++++ Extracted information
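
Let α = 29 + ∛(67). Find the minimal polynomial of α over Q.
m_α(x) = x^3 - 87x^2 + 2523x - 24456

Set β = α - 29 = ∛(67), so β^3 = 67. Then (α - 29)^3 - 67 = 0, i.e. α is a root of g(x) = (x - 29)^3 - 67 = x^3 - 87x^2 + 2523x - 24456. Since g(x) = h(x - 29) where h(x) = x^3 - 67, and h is irreducible over Q (because 67 is not a perfect cube, so h has no rational root, and a monic cubic with no rational root is irreducible), g is also irreducible (irreducibility is preserved under the substitution x → x - 29). Hence m_α(x) = x^3 - 87x^2 + 2523x - 24456.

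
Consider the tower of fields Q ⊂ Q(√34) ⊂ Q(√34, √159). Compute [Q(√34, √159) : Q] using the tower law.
[Q(√34, √159) : Q] = 4

[Q(√34):Q] = 2 (min poly x^2 - 34, irreducible since 34 is squarefree > 1). For the top step, suppose √159 ∈ Q(√34), say √159 = c + d√34 with c, d ∈ Q. Squaring: 159 = c^2 + 34d^2 + 2cd√34. Since √34 ∉ Q this forces 2cd = 0. If d = 0 then √159 = c ∈ Q, contradicting 159 squarefree > 1. If c = 0 then 159 = 34d^2, so 34·159 = (34d)^2 is a perfect square in Q — but 34·159 = 5406 is not a perfect square (since 34 and 159 are distinct squarefree integers). Contradiction. Hence √159 ∉ Q(√34), so x^2 - 159 stays irreducible over Q(√34) and [Q(√34, √159) : Q(√34)] = 2. By the tower law, [Q(√34, √159) : Q] = 2 · 2 = 4.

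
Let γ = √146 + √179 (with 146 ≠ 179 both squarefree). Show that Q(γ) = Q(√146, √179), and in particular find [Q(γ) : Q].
[Q(γ) : Q] = 4 (equivalently, Q(γ) = Q(√146, √179))

Obviously Q(γ) ⊆ Q(√146, √179), and [Q(√146, √179):Q] = 4 (since 146, 179 are distinct squarefree integers > 1 with 26134 not a perfect square). To show equality we compute the minimal polynomial of γ. From γ = √146 + √179: γ^2 = 146 + 2√(26134) + 179 = 325 + 2√(26134), so γ^2 - 325 = 2√(26134); squaring, (γ^2 - 325)^2 = 4·26134, i.e. γ^4 - 650γ^2 + 105625 - 104536 = 0, i.e. γ^4 - 650γ^2 + 1089 = 0. So γ is a root of x^4 - 650x^2 + 1089. This polynomial is irreducible over Q: it has no rational root (each ±√146 ± √179 is irrational), and any factorization into two quadratics over Q would force √(26134) ∈ Q (pairing opposite roots) or √146, √179 ∈ Q (other pairings), all impossible. Hence [Q(γ):Q] = 4 = [Q(√146, √179):Q], so Q(γ) = Q(√146, √179).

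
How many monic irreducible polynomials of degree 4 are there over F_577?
There are 27710346528 monic irreducible polynomials of degree 4 over F_577

Each element of F_{577^4} that lies in no proper subfield is a root of exactly one monic irreducible of degree 4 over F_577, and each such polynomial has 4 distinct roots in F_{577^4}. By Möbius inversion the count is N_577(4) = (1/4) Σ_{d|4} μ(4/d) · 577^d = (1/4)(μ(4)·577^1 + μ(2)·577^2 + μ(1)·577^4) = 110841386112/4 = 27710346528.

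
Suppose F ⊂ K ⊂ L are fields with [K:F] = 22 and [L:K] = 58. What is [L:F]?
[L:F] = 1276

The tower law says that for any tower of field extensions F ⊂ K ⊂ L with finite degrees, [L:F] = [L:K] · [K:F]. Here this gives [L:F] = 58 · 22 = 1276.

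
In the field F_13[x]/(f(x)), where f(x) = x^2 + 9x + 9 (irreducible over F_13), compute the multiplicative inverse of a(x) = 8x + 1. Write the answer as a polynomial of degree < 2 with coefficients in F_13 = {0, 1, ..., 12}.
a(x)^(-1) ≡ 4x + 3 (mod f(x))

Since f is irreducible over F_13, F_13[x]/(f) is a field and a(x) ≠ 0 has an inverse. Apply the extended Euclidean algorithm to f(x) and a(x) in F_13[x]: f(x) = (5x + 7)·a(x) + (2). The last nonzero remainder is the constant 2 = gcd(f, a) in F_13. Back-substituting through the division chain expresses 2 = s(x)·a(x) + t(x)·f(x) with s(x) ≡ 8x + 6 (mod f), so (8x + 6)·a(x) ≡ 2 (mod f). Multiplying by 2^(-1) ≡ 7 in F_13 gives a(x)^(-1) ≡ 7·(8x + 6) ≡ 4x + 3 (mod f). Check: (8x + 1)·(4x + 3) = 6x^2 + 2x + 3 ≡ 1 (mod x^2 + 9x + 9).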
++++++++
So that nothing differs from the original, transcribe all of the records above.

[Solution to the exercise]
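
Let α = 29 + ∛(67). Find the minimal polynomial of α over Q.
m_α(x) = x^3 - 87x^2 + 2523x - 24456

Set β = α - 29 = ∛(67), so β^3 = 67. Then (α - 29)^3 - 67 = 0, i.e. α is a root of g(x) = (x - 29)^3 - 67 = x^3 - 87x^2 + 2523x - 24456. Since g(x) = h(x - 29) where h(x) = x^3 - 67, and h is irreducible over Q (because 67 is not a perfect cube, so h has no rational root, and a monic cubic with no rational root is irreducible), g is also irreducible (irreducibility is preserved under the substitution x → x - 29). Hence m_α(x) = x^3 - 87x^2 + 2523x - 24456.

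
Consider the tower of fields Q ⊂ Q(√34) ⊂ Q(√34, √159). Compute [Q(√34, √159) : Q] using the tower law.
[Q(√34, √159) : Q] = 4

[Q(√34):Q] = 2 (min poly x^2 - 34, irreducible since 34 is squarefree > 1). For the top step, suppose √159 ∈ Q(√34), say √159 = c + d√34 with c, d ∈ Q. Squaring: 159 = c^2 + 34d^2 + 2cd√34. Since √34 ∉ Q this forces 2cd = 0. If d = 0 then √159 = c ∈ Q, contradicting 159 squarefree > 1. If c = 0 then 159 = 34d^2, so 34·159 = (34d)^2 is a perfect square in Q — but 34·159 = 5406 is not a perfect square (since 34 and 159 are distinct squarefree integers). Contradiction. Hence √159 ∉ Q(√34), so x^2 - 159 stays irreducible over Q(√34) and [Q(√34, √159) : Q(√34)] = 2. By the tower law, [Q(√34, √159) : Q] = 2 · 2 = 4.

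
Let γ = √146 + √179 (with 146 ≠ 179 both squarefree). Show that Q(γ) = Q(√146, √179), and in particular find [Q(γ) : Q].
[Q(γ) : Q] = 4 (equivalently, Q(γ) = Q(√146, √179))

Obviously Q(γ) ⊆ Q(√146, √179), and [Q(√146, √179):Q] = 4 (since 146, 179 are distinct squarefree integers > 1 with 26134 not a perfect square). To show equality we compute the minimal polynomial of γ. From γ = √146 + √179: γ^2 = 146 + 2√(26134) + 179 = 325 + 2√(26134), so γ^2 - 325 = 2√(26134); squaring, (γ^2 - 325)^2 = 4·26134, i.e. γ^4 - 650γ^2 + 105625 - 104536 = 0, i.e. γ^4 - 650γ^2 + 1089 = 0. So γ is a root of x^4 - 650x^2 + 1089. This polynomial is irreducible over Q: it has no rational root (each ±√146 ± √179 is irrational), and any factorization into two quadratics over Q would force √(26134) ∈ Q (pairing opposite roots) or √146, √179 ∈ Q (other pairings), all impossible. Hence [Q(γ):Q] = 4 = [Q(√146, √179):Q], so Q(γ) = Q(√146, √179).

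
How many monic irreducible polynomials of degree 4 are there over F_577?
There are 27710346528 monic irreducible polynomials of degree 4 over F_577

Each element of F_{577^4} that lies in no proper subfield is a root of exactly one monic irreducible of degree 4 over F_577, and each such polynomial has 4 distinct roots in F_{577^4}. By Möbius inversion the count is N_577(4) = (1/4) Σ_{d|4} μ(4/d) · 577^d = (1/4)(μ(4)·577^1 + μ(2)·577^2 + μ(1)·577^4) = 110841386112/4 = 27710346528.

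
Suppose F ⊂ K ⊂ L are fields with [K:F] = 22 and [L:K] = 58. What is [L:F]?
[L:F] = 1276

The tower law says that for any tower of field extensions F ⊂ K ⊂ L with finite degrees, [L:F] = [L:K] · [K:F]. Here this gives [L:F] = 58 · 22 = 1276.

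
In the field F_13[x]/(f(x)), where f(x) = x^2 + 9x + 9 (irreducible over F_13), compute the multiplicative inverse of a(x) = 8x + 1. Write the answer as a polynomial of degree < 2 with coefficients in F_13 = {0, 1, ..., 12}.
a(x)^(-1) ≡ 4x + 3 (mod f(x))

Since f is irreducible over F_13, F_13[x]/(f) is a field and a(x) ≠ 0 has an inverse. Apply the extended Euclidean algorithm to f(x) and a(x) in F_13[x]: f(x) = (5x + 7)·a(x) + (2). The last nonzero remainder is the constant 2 = gcd(f, a) in F_13. Back-substituting through the division chain expresses 2 = s(x)·a(x) + t(x)·f(x) with s(x) ≡ 8x + 6 (mod f), so (8x + 6)·a(x) ≡ 2 (mod f). Multiplying by 2^(-1) ≡ 7 in F_13 gives a(x)^(-1) ≡ 7·(8x + 6) ≡ 4x + 3 (mod f). Check: (8x + 1)·(4x + 3) = 6x^2 + 2x + 3 ≡ 1 (mod x^2 + 9x + 9).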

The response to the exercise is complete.